-- What you are asked to do --
Output exactly the lines from the line with "A 135 m³ hotel" through the end of the records below. Include nothing else.

Records from a dataset
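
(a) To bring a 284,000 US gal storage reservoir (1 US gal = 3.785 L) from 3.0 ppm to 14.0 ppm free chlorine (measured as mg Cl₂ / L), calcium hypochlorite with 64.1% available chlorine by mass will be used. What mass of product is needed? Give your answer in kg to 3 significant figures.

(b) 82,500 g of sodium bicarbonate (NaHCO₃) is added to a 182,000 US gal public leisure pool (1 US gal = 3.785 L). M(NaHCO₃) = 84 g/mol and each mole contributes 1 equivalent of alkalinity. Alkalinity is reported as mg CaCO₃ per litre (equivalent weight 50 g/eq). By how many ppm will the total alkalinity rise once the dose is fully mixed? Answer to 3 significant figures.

(a) Volume: 284,000 US gal × 3.785 L/gal = 1,074,940 L.
(a) Chlorine deficit: 14.0 − 3.0 = 11 ppm = 11 mg/L as Cl₂.
(a) Cl₂ equivalent needed: 11 mg/L × 1,074,940 L = 11,820,000 mg = 11,820 g.
(a) Product at 64.1% available chlorine: 11,820 / 0.641 = 18,450 g.

(b) Volume: 182,000 US gal × 3.785 L/gal = 688,870 L.
(b) Moles of NaHCO₃: 82,500 g ÷ 84 g/mol = 982.1 mol → 982.1 eq of alkalinity.
(b) As CaCO₃: 982.1 eq × 50 g/eq = 49,110 g.
(b) Rise: 49,110 g / 688,870 L × 1000 = 71.29 mg/L.

(a) 18.4 kg; (b) 71.3 ppm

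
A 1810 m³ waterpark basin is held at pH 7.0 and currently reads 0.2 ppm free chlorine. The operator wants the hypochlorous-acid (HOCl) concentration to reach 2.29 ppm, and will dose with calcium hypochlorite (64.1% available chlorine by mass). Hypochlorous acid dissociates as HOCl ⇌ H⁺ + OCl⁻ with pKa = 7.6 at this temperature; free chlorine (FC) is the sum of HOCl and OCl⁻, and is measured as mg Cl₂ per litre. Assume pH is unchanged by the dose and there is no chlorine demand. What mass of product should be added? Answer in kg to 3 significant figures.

7.53 kg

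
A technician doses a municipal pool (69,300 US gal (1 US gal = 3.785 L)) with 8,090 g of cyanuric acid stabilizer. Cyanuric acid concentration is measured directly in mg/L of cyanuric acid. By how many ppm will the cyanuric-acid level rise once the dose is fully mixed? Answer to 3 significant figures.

Volume: 69,300 US gal × 3.785 L/gal = 262,300 L.
Rise: 8,090 g / 262,300 L × 1000 = 30.84 mg/L.

30.8 ppm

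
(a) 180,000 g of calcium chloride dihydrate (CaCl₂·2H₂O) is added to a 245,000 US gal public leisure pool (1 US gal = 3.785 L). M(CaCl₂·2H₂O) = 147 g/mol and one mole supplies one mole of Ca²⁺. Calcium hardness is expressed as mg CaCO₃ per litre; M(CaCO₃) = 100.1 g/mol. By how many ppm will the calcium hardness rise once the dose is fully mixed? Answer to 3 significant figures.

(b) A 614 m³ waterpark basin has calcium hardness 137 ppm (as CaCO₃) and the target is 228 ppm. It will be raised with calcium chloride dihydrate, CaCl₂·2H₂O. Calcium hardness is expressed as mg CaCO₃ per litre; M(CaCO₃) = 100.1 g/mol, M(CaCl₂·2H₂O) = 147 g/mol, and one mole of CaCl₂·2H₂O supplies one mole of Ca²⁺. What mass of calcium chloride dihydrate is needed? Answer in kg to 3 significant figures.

(a) 132 ppm; (b) 82.1 kg

(a) Volume: 245,000 US gal × 3.785 L/gal = 927,325 L.
(a) Moles of Ca²⁺: 180,000 g ÷ 147 g/mol = 1224 mol.
(a) As CaCO₃: 1224 mol × 100.1 g/mol = 122,600 g.
(a) Rise: 122,600 g / 927,325 L × 1000 = 132.2 mg/L.

(b) Volume: 614 m³ = 614,000 L.
(b) Hardness to add: (228 − 137) = 91 mg/L as CaCO₃ × 614,000 L = 55,870 g as CaCO₃.
(b) Moles of Ca²⁺ (1 mol Ca²⁺ ≡ 1 mol CaCO₃): 55,870 / 100.1 g/mol = 558.2 mol.
(b) Mass of CaCl₂·2H₂O: 558.2 × 147 = 82,050 g.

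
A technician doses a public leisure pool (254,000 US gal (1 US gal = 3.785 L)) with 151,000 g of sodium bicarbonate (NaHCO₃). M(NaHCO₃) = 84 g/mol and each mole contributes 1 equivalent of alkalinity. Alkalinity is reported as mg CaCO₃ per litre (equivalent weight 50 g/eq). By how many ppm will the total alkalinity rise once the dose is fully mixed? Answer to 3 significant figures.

Volume: 254,000 US gal × 3.785 L/gal = 961,390 L.
Moles of NaHCO₃: 151,000 g ÷ 84 g/mol = 1798 mol → 1798 eq of alkalinity.
As CaCO₃: 1798 eq × 50 g/eq = 89,880 g.
Rise: 89,880 g / 961,390 L × 1000 = 93.49 mg/L.

93.5 ppm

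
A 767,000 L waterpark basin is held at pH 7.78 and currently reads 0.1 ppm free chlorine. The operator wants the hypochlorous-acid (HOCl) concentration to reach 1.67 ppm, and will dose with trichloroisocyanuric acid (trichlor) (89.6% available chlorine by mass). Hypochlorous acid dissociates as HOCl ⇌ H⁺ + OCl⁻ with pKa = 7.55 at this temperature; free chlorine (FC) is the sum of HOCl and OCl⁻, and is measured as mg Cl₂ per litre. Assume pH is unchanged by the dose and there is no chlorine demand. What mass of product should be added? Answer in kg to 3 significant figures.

3.77 kg

[OCl⁻]/[HOCl] = 10^(pH − pKa) = 10^(7.78 − 7.55) = 1.698; fraction as HOCl = 1/(1 + 1.698) = 0.3706.
Free chlorine required for 1.67 ppm HOCl: 1.67 / 0.3706 = 4.506 ppm.
FC to add: 4.506 − 0.1 = 4.406 mg/L as Cl₂.
Cl₂ equivalent: 4.406 mg/L × 767,000 L = 3379 g.
Product at 89.6% available Cl: 3379 / 0.896 = 3772 g.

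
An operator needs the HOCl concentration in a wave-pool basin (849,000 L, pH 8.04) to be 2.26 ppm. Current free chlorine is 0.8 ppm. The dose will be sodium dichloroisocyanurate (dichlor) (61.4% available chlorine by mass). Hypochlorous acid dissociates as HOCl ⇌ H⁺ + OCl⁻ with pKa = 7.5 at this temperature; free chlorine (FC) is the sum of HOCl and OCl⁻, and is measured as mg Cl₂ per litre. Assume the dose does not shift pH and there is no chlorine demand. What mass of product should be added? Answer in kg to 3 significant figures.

12.9 kg

[OCl⁻]/[HOCl] = 10^(pH − pKa) = 10^(8.04 − 7.5) = 3.467; fraction as HOCl = 1/(1 + 3.467) = 0.2238.
Free chlorine required for 2.26 ppm HOCl: 2.26 / 0.2238 = 10.1 ppm.
FC to add: 10.1 − 0.8 = 9.296 mg/L as Cl₂.
Cl₂ equivalent: 9.296 mg/L × 849,000 L = 7893 g.
Product at 61.4% available Cl: 7893 / 0.614 = 12,850 g.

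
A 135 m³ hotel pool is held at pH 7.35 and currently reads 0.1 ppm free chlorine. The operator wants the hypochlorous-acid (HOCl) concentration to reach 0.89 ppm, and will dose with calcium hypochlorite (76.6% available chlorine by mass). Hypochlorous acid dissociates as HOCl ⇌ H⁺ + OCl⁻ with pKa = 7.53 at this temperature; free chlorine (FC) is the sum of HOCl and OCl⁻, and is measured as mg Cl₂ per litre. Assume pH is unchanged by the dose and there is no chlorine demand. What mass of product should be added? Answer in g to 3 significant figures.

243 g

Volume: 135 m³ = 135,000 L.
[OCl⁻]/[HOCl] = 10^(pH − pKa) = 10^(7.35 − 7.53) = 0.6607; fraction as HOCl = 1/(1 + 0.6607) = 0.6022.
Free chlorine required for 0.89 ppm HOCl: 0.89 / 0.6022 = 1.478 ppm.
FC to add: 1.478 − 0.1 = 1.378 mg/L as Cl₂.
Cl₂ equivalent: 1.378 mg/L × 135,000 L = 186 g.
Product at 76.6% available Cl: 186 / 0.766 = 242.9 g.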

-- Answer to the problem --
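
A 135 m³ hotel pool is held at pH 7.35 and currently reads 0.1 ppm free chlorine. The operator wants the hypochlorous-acid (HOCl) concentration to reach 0.89 ppm, and will dose with calcium hypochlorite (76.6% available chlorine by mass). Hypochlorous acid dissociates as HOCl ⇌ H⁺ + OCl⁻ with pKa = 7.53 at this temperature; free chlorine (FC) is the sum of HOCl and OCl⁻, and is measured as mg Cl₂ per litre. Assume pH is unchanged by the dose and there is no chlorine demand. What mass of product should be added? Answer in g to 3 significant figures.

243 g

Volume: 135 m³ = 135,000 L.
[OCl⁻]/[HOCl] = 10^(pH − pKa) = 10^(7.35 − 7.53) = 0.6607; fraction as HOCl = 1/(1 + 0.6607) = 0.6022.
Free chlorine required for 0.89 ppm HOCl: 0.89 / 0.6022 = 1.478 ppm.
FC to add: 1.478 − 0.1 = 1.378 mg/L as Cl₂.
Cl₂ equivalent: 1.378 mg/L × 135,000 L = 186 g.
Product at 76.6% available Cl: 186 / 0.766 = 242.9 g.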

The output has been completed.